Records shown:
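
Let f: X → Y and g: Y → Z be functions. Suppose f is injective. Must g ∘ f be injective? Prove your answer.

No. Take X = Y = Z = {1, 2, 3}, f = identity (injective), and g(x) = 1 for every x.
Then (g ∘ f)(1) = 1 = (g ∘ f)(3) with 1 ≠ 3, so g ∘ f is not injective.

not injective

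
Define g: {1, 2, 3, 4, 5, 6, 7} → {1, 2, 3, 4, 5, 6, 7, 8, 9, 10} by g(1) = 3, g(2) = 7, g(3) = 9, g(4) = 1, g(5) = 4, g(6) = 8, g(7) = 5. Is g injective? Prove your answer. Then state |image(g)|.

The values g(1), …, g(7) are 3, 7, 9, 1, 4, 8, 5 — all distinct.
So g(s) = g(t) only when s = t, and g is injective.
The image of g is {1, 3, 4, 5, 7, 8, 9}, which has 7 elements.

7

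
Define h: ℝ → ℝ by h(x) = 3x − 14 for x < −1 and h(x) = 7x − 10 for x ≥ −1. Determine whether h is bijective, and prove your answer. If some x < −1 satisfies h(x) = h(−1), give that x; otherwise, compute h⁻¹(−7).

Both pieces are strictly increasing (slopes 3 and 7), so each is injective on its own interval.
The left piece maps (−∞, −1) onto (−∞, −17); the right piece maps [−1, ∞) onto [−17, ∞).
Since −17 = −17, the images partition ℝ: h is injective and surjective, hence bijective.
Because the two images are disjoint, no x < −1 has h(x) = h(−1), so we compute h⁻¹(−7): −7 lies in [−17, ∞), so solve 7x − 10 = −7: x = (−7 + 10)/7 = 3/7.

3/7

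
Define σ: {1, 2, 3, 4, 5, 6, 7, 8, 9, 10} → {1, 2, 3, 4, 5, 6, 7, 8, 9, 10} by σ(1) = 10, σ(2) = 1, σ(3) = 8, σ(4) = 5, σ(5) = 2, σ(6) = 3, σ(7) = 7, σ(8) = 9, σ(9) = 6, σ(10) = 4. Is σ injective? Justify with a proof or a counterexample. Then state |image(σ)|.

The values σ(1), …, σ(10) are 10, 1, 8, 5, 2, 3, 7, 9, 6, 4 — all distinct.
So σ(s) = σ(t) only when s = t, and σ is injective.
The image of σ is {1, 2, 3, 4, 5, 6, 7, 8, 9, 10}, which has 10 elements.

10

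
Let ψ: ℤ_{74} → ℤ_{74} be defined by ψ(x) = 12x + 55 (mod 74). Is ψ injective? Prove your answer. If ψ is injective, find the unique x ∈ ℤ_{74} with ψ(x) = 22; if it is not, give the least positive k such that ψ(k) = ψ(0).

We have gcd(12, 74) = 2 > 1. Taking u = 0 and v = 37: ψ(0) = 55 and ψ(37) = 12·37 + 55 = 499 ≡ 55 (mod 74).
So ψ(0) = ψ(37) while 0 ≠ 37, therefore ψ is not injective.
Since ψ is not injective, we find the least positive k with ψ(k) = ψ(0): this means 12k ≡ 0 (mod 74), i.e. 74 ∣ 12k. Since gcd(12, 74) = 2, dividing through by 2 this holds exactly when 37 ∣ 6k, and as gcd(6, 37) = 1, exactly when 37 ∣ k.
The smallest positive such k is 37.

37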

How to complete this task: Retype every line of the listing above exactly as given.

Solution for this exercise:
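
Let f: X → Y and g: Y → Z be functions. Suppose f is injective. Must g ∘ f be injective? Prove your answer.

No. Take X = Y = Z = {1, 2, 3}, f = identity (injective), and g(x) = 1 for every x.
Then (g ∘ f)(1) = 1 = (g ∘ f)(3) with 1 ≠ 3, so g ∘ f is not injective.

not injective

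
Define g: {1, 2, 3, 4, 5, 6, 7} → {1, 2, 3, 4, 5, 6, 7, 8, 9, 10} by g(1) = 3, g(2) = 7, g(3) = 9, g(4) = 1, g(5) = 4, g(6) = 8, g(7) = 5. Is g injective? Prove your answer. Then state |image(g)|.

The values g(1), …, g(7) are 3, 7, 9, 1, 4, 8, 5 — all distinct.
So g(s) = g(t) only when s = t, and g is injective.
The image of g is {1, 3, 4, 5, 7, 8, 9}, which has 7 elements.

7

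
Define h: ℝ → ℝ by h(x) = 3x − 14 for x < −1 and h(x) = 7x − 10 for x ≥ −1. Determine whether h is bijective, and prove your answer. If some x < −1 satisfies h(x) = h(−1), give that x; otherwise, compute h⁻¹(−7).

Both pieces are strictly increasing (slopes 3 and 7), so each is injective on its own interval.
The left piece maps (−∞, −1) onto (−∞, −17); the right piece maps [−1, ∞) onto [−17, ∞).
Since −17 = −17, the images partition ℝ: h is injective and surjective, hence bijective.
Because the two images are disjoint, no x < −1 has h(x) = h(−1), so we compute h⁻¹(−7): −7 lies in [−17, ∞), so solve 7x − 10 = −7: x = (−7 + 10)/7 = 3/7.

3/7

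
Define σ: {1, 2, 3, 4, 5, 6, 7, 8, 9, 10} → {1, 2, 3, 4, 5, 6, 7, 8, 9, 10} by σ(1) = 10, σ(2) = 1, σ(3) = 8, σ(4) = 5, σ(5) = 2, σ(6) = 3, σ(7) = 7, σ(8) = 9, σ(9) = 6, σ(10) = 4. Is σ injective? Justify with a proof or a counterexample. Then state |image(σ)|.

The values σ(1), …, σ(10) are 10, 1, 8, 5, 2, 3, 7, 9, 6, 4 — all distinct.
So σ(s) = σ(t) only when s = t, and σ is injective.
The image of σ is {1, 2, 3, 4, 5, 6, 7, 8, 9, 10}, which has 10 elements.

10

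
Let ψ: ℤ_{74} → ℤ_{74} be defined by ψ(x) = 12x + 55 (mod 74). Is ψ injective? Prove your answer. If ψ is injective, find the unique x ∈ ℤ_{74} with ψ(x) = 22; if it is not, give the least positive k such that ψ(k) = ψ(0).

We have gcd(12, 74) = 2 > 1. Taking u = 0 and v = 37: ψ(0) = 55 and ψ(37) = 12·37 + 55 = 499 ≡ 55 (mod 74).
So ψ(0) = ψ(37) while 0 ≠ 37, therefore ψ is not injective.
Since ψ is not injective, we find the least positive k with ψ(k) = ψ(0): this means 12k ≡ 0 (mod 74), i.e. 74 ∣ 12k. Since gcd(12, 74) = 2, dividing through by 2 this holds exactly when 37 ∣ 6k, and as gcd(6, 37) = 1, exactly when 37 ∣ k.
The smallest positive such k is 37.

37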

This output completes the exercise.